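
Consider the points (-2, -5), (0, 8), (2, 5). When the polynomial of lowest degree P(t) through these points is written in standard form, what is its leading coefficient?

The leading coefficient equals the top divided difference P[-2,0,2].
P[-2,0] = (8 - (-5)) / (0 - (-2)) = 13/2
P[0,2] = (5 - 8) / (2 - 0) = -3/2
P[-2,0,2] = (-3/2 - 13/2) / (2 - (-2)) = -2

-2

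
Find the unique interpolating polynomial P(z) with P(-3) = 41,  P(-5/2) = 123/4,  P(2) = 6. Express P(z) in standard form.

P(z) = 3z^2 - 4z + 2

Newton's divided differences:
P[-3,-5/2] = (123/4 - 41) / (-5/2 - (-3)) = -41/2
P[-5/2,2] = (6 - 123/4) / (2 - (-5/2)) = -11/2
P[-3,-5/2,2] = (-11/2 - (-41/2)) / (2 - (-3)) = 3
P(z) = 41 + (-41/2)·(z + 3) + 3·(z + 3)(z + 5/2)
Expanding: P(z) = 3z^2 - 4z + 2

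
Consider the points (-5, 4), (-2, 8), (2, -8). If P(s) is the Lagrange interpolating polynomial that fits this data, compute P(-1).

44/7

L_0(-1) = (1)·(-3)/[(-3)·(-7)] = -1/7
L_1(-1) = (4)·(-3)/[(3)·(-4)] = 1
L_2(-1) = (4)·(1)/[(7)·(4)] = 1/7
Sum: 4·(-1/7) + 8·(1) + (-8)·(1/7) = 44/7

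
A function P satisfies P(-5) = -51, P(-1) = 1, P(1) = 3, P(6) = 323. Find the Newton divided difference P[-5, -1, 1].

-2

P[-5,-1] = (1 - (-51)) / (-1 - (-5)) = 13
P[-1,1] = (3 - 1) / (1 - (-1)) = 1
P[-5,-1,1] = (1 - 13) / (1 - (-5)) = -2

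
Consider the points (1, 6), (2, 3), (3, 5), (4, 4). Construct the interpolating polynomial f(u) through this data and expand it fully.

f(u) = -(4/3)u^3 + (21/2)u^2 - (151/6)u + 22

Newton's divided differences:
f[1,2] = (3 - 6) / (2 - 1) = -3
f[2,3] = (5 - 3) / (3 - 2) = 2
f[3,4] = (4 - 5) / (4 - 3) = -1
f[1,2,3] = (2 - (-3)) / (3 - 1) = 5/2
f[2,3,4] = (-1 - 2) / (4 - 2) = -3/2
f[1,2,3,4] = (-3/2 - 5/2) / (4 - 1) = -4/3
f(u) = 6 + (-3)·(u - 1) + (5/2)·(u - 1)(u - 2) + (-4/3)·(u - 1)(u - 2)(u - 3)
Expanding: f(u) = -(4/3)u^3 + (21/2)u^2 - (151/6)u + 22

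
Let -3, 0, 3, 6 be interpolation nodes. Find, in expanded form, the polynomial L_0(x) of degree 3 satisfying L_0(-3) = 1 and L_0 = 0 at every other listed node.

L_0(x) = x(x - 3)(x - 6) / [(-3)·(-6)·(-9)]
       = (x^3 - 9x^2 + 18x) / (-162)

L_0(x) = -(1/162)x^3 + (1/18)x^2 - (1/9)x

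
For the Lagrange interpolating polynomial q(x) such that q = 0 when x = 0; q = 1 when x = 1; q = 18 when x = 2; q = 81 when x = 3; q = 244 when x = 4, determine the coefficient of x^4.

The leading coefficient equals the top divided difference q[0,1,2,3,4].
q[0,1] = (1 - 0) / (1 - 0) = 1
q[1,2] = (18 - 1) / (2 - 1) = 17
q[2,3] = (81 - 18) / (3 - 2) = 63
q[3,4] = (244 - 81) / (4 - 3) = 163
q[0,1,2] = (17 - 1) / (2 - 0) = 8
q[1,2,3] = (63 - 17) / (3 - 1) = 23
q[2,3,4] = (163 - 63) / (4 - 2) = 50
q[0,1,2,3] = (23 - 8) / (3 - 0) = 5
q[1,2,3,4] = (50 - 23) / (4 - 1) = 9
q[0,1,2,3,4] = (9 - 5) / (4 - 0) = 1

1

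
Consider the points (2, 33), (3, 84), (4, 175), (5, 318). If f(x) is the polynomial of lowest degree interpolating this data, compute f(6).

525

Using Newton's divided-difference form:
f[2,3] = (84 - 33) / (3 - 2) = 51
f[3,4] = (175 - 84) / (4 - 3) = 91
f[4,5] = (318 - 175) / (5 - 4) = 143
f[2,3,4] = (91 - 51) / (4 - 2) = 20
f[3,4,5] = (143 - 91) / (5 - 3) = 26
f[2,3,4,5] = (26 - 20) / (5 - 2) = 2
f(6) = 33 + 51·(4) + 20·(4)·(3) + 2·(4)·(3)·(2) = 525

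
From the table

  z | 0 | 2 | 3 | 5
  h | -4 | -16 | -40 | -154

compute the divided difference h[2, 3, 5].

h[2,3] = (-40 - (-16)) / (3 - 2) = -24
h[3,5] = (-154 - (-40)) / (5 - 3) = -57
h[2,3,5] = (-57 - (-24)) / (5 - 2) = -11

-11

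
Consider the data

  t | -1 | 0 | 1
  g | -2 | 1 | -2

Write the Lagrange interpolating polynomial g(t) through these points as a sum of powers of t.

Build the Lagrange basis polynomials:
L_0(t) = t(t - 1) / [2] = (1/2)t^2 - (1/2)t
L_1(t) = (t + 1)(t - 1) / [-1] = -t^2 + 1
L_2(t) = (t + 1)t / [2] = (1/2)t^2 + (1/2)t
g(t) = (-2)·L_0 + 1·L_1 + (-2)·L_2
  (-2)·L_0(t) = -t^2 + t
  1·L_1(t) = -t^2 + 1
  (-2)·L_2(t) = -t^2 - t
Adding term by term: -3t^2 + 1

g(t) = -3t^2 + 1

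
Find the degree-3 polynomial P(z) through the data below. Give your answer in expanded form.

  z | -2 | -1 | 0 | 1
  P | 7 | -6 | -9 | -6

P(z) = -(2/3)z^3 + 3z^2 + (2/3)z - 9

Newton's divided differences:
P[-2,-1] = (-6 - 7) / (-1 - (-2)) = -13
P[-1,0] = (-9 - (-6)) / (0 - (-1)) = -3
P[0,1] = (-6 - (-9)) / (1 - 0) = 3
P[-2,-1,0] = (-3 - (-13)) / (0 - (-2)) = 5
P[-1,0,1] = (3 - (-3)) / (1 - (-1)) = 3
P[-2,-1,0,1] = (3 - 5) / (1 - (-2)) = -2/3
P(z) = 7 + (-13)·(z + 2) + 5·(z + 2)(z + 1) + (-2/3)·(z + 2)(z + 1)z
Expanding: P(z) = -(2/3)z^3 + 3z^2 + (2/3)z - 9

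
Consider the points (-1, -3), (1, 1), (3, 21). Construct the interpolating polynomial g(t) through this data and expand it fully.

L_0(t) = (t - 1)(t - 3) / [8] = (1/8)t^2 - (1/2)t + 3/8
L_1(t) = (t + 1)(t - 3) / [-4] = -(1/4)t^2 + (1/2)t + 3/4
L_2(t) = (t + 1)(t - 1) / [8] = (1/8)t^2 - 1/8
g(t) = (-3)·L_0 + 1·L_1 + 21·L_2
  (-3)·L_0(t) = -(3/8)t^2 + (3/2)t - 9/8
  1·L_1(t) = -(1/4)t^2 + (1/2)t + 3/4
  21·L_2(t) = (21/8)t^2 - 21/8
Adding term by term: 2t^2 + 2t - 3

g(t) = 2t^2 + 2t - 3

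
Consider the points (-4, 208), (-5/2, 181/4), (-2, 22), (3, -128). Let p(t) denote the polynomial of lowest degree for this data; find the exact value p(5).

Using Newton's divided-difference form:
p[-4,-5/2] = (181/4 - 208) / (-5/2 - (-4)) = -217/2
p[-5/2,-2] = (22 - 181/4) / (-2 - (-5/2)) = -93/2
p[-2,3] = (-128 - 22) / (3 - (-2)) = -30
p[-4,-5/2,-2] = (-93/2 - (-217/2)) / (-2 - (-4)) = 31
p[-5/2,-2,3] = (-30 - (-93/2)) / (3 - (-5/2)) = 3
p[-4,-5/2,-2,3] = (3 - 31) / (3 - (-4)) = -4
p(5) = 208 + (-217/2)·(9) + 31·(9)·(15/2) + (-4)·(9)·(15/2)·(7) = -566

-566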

....................

• EXERCISE DESCRIPTION
Your task is to transcribe, with no changes, only the lines of the listing above that lie between the line holding "Consider the data" and the line holding "z | -2 | -1 | 0 | 1", inclusive.

• RESPONSE FOR THIS EXERCISE
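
Consider the data

  t | -1 | 0 | 1
  g | -2 | 1 | -2

Write the Lagrange interpolating polynomial g(t) through these points as a sum of powers of t.

Build the Lagrange basis polynomials:
L_0(t) = t(t - 1) / [2] = (1/2)t^2 - (1/2)t
L_1(t) = (t + 1)(t - 1) / [-1] = -t^2 + 1
L_2(t) = (t + 1)t / [2] = (1/2)t^2 + (1/2)t
g(t) = (-2)·L_0 + 1·L_1 + (-2)·L_2
  (-2)·L_0(t) = -t^2 + t
  1·L_1(t) = -t^2 + 1
  (-2)·L_2(t) = -t^2 - t
Adding term by term: -3t^2 + 1

g(t) = -3t^2 + 1

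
Find the degree-3 polynomial P(z) through the data below. Give your answer in expanded form.

  z | -2 | -1 | 0 | 1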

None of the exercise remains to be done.